• PROBLEM REQUIREMENTS
Each entry should be written out once more, exactly as given below.

• SUPPLIED ENTRIES
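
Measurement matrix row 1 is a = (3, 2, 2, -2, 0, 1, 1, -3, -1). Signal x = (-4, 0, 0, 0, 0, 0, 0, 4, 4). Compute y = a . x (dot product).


Non-zero terms: ['3*-4', '-3*4', '-1*4']
Products: [-12, -12, -4]
y = sum = -28.

-28


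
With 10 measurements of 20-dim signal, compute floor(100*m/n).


100*m/n = 100*10/20 ≈ 50.0.
floor = 50.

50


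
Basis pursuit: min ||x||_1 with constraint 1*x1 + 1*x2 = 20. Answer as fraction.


Axis intercepts:
  x1 = 20, x2 = 0: L1 = 20
  x1 = 0, x2 = 20: L1 = 20
x* = (20, 0)
||x*||_1 = 20.

20


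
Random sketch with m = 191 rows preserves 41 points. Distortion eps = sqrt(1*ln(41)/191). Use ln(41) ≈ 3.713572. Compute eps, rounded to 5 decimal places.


ln(41) ≈ 3.713572.
1*ln(N)/m ≈ 1*3.713572/191 ≈ 0.01944279.
eps = sqrt(0.01944279) ≈ 0.1394374 ≈ 0.13944.

0.13944


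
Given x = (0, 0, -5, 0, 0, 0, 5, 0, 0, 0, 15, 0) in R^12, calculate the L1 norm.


Non-zero entries: [(2, -5), (6, 5), (10, 15)]
Absolute values: [5, 5, 15]
||x||_1 = sum = 25.

25


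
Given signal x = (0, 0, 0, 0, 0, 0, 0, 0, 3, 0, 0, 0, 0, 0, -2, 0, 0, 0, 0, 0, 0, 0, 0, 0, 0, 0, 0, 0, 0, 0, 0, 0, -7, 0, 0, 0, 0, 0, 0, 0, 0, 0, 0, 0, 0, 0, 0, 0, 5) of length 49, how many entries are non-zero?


Non-zero positions: [8, 14, 32, 48].
Sparsity = 4.

4


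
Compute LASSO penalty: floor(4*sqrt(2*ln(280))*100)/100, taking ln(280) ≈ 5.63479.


ln(280) ≈ 5.63479.
2*ln(n) ≈ 11.26958.
sqrt(2*ln(n)) ≈ sqrt(11.26958) ≈ 3.35702.
lambda ≈ 4*3.35702 = 13.42808.
floor(lambda*100)/100 = 13.42.

13.42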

• YOUR RESPONSE
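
Measurement matrix row 1 is a = (3, 2, 2, -2, 0, 1, 1, -3, -1). Signal x = (-4, 0, 0, 0, 0, 0, 0, 4, 4). Compute y = a . x (dot product).


Non-zero terms: ['3*-4', '-3*4', '-1*4']
Products: [-12, -12, -4]
y = sum = -28.

-28


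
With 10 measurements of 20-dim signal, compute floor(100*m/n).


100*m/n = 100*10/20 ≈ 50.0.
floor = 50.

50


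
Basis pursuit: min ||x||_1 with constraint 1*x1 + 1*x2 = 20. Answer as fraction.


Axis intercepts:
  x1 = 20, x2 = 0: L1 = 20
  x1 = 0, x2 = 20: L1 = 20
x* = (20, 0)
||x*||_1 = 20.

20


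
Random sketch with m = 191 rows preserves 41 points. Distortion eps = sqrt(1*ln(41)/191). Use ln(41) ≈ 3.713572. Compute eps, rounded to 5 decimal places.


ln(41) ≈ 3.713572.
1*ln(N)/m ≈ 1*3.713572/191 ≈ 0.01944279.
eps = sqrt(0.01944279) ≈ 0.1394374 ≈ 0.13944.

0.13944


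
Given x = (0, 0, -5, 0, 0, 0, 5, 0, 0, 0, 15, 0) in R^12, calculate the L1 norm.


Non-zero entries: [(2, -5), (6, 5), (10, 15)]
Absolute values: [5, 5, 15]
||x||_1 = sum = 25.

25


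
Given signal x = (0, 0, 0, 0, 0, 0, 0, 0, 3, 0, 0, 0, 0, 0, -2, 0, 0, 0, 0, 0, 0, 0, 0, 0, 0, 0, 0, 0, 0, 0, 0, 0, -7, 0, 0, 0, 0, 0, 0, 0, 0, 0, 0, 0, 0, 0, 0, 0, 5) of length 49, how many entries are non-zero?


Non-zero positions: [8, 14, 32, 48].
Sparsity = 4.

4


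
Compute LASSO penalty: floor(4*sqrt(2*ln(280))*100)/100, taking ln(280) ≈ 5.63479.


ln(280) ≈ 5.63479.
2*ln(n) ≈ 11.26958.
sqrt(2*ln(n)) ≈ sqrt(11.26958) ≈ 3.35702.
lambda ≈ 4*3.35702 = 13.42808.
floor(lambda*100)/100 = 13.42.

13.42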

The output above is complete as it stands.